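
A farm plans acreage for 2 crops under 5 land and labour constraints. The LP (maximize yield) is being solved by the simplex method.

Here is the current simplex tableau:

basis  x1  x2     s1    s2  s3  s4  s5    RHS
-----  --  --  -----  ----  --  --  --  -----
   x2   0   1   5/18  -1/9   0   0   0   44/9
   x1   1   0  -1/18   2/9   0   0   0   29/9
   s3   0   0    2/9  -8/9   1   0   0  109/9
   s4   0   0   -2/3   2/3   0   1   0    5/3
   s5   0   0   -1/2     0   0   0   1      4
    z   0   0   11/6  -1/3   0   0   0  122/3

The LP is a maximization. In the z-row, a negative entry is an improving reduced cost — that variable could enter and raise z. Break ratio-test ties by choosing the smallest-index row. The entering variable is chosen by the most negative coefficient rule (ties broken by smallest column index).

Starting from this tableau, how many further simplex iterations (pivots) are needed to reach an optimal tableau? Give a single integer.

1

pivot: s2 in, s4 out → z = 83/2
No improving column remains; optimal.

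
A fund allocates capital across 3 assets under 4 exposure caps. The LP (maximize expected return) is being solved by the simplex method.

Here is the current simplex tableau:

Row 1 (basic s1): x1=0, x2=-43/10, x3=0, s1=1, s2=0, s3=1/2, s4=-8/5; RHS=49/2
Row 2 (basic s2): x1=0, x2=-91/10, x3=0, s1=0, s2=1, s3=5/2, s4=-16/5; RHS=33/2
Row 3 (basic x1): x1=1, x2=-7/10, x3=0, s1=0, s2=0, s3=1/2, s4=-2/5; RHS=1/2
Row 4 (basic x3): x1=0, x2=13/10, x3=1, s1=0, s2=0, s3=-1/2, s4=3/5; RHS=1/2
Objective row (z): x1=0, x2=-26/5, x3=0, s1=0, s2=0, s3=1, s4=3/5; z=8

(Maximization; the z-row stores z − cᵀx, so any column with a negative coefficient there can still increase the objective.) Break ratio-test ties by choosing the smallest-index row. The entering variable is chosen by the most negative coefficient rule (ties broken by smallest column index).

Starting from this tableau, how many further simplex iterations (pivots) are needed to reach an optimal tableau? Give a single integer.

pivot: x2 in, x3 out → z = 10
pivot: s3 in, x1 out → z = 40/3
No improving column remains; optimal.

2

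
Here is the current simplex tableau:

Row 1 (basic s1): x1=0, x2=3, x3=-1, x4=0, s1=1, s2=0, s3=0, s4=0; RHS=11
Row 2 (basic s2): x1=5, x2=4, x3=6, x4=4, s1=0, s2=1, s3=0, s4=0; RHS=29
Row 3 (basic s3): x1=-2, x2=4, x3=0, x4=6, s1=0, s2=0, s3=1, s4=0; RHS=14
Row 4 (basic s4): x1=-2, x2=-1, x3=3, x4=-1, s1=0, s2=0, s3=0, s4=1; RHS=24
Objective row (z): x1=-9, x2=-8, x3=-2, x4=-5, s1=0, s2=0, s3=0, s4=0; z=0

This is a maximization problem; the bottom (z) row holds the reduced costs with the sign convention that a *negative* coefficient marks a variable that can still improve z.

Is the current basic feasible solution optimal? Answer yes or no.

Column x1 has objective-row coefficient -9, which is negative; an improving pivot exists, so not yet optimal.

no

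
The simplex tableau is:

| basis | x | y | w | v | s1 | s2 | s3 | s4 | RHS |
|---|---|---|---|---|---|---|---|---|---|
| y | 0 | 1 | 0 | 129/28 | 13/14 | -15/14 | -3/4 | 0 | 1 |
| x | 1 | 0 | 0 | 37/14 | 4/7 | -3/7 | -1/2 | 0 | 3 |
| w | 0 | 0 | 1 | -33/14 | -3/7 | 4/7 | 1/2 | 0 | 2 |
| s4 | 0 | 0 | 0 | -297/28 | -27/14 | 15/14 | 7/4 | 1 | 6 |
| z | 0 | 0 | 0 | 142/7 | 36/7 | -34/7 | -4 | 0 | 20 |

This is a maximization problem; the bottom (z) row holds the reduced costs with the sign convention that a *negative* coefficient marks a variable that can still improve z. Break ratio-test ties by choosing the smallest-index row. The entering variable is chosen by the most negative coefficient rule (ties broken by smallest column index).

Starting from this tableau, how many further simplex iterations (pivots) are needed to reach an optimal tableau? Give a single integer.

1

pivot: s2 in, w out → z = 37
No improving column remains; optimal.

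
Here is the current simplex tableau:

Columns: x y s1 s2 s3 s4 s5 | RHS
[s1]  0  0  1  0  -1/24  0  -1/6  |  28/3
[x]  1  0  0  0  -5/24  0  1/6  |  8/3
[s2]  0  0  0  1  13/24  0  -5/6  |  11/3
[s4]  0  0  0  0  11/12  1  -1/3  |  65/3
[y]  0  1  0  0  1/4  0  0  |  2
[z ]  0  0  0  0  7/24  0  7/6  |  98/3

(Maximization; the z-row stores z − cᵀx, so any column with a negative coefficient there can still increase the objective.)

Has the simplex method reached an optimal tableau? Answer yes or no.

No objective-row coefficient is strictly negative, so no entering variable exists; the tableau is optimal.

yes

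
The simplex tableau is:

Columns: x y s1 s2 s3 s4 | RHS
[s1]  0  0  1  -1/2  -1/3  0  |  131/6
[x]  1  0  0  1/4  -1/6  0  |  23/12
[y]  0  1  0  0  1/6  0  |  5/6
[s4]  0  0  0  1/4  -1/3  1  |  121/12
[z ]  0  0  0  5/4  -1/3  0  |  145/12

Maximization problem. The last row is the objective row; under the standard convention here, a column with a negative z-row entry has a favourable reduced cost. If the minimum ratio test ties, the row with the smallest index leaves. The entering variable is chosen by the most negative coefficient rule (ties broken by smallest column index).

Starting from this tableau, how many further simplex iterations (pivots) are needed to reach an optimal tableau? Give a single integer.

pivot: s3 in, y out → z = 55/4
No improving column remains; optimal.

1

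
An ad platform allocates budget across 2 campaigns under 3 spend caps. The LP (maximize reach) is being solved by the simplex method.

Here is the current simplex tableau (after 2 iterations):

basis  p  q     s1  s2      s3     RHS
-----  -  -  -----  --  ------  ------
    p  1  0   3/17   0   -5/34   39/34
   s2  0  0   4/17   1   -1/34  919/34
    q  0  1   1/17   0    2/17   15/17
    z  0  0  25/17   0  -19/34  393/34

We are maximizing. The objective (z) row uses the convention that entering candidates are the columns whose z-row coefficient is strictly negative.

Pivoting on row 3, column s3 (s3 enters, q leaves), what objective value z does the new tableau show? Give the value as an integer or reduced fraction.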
+ + +
Show each line of the records above containing "there".

> Reply to the exercise
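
(Maximization; the z-row stores z − cᵀx, so any column with a negative coefficient there can still increase the objective.) Break ratio-test ties by choosing the smallest-index row. The entering variable is chosen by the most negative coefficient rule (ties broken by smallest column index).
(Maximization; the z-row stores z − cᵀx, so any column with a negative coefficient there can still increase the objective.)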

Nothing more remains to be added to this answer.